(Collected data)
=== Begin Enclosure ===
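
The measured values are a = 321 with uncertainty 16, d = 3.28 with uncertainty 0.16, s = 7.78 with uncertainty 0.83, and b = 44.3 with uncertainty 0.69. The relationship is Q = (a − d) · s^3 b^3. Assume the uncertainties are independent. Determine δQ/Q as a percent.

Let u = a − d = 318. δu = √(δa² + δd²) = √(256 + 0.0256) = 16.0, so δu/u = 0.0504.
Q is then a monomial in u, s, b:
δQ/Q = √((δu/u)² + (3·δs/s)² + (3·δb/b)²) = √(0.00254 + 0.102 + 0.00218) = 0.327

32.7%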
=== End Enclosure ===
--- What the task requires ---
Print every record above. Keep each one exactly as it is.

--- Result ---
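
The measured values are a = 321 with uncertainty 16, d = 3.28 with uncertainty 0.16, s = 7.78 with uncertainty 0.83, and b = 44.3 with uncertainty 0.69. The relationship is Q = (a − d) · s^3 b^3. Assume the uncertainties are independent. Determine δQ/Q as a percent.

Let u = a − d = 318. δu = √(δa² + δd²) = √(256 + 0.0256) = 16.0, so δu/u = 0.0504.
Q is then a monomial in u, s, b:
δQ/Q = √((δu/u)² + (3·δs/s)² + (3·δb/b)²) = √(0.00254 + 0.102 + 0.00218) = 0.327

32.7%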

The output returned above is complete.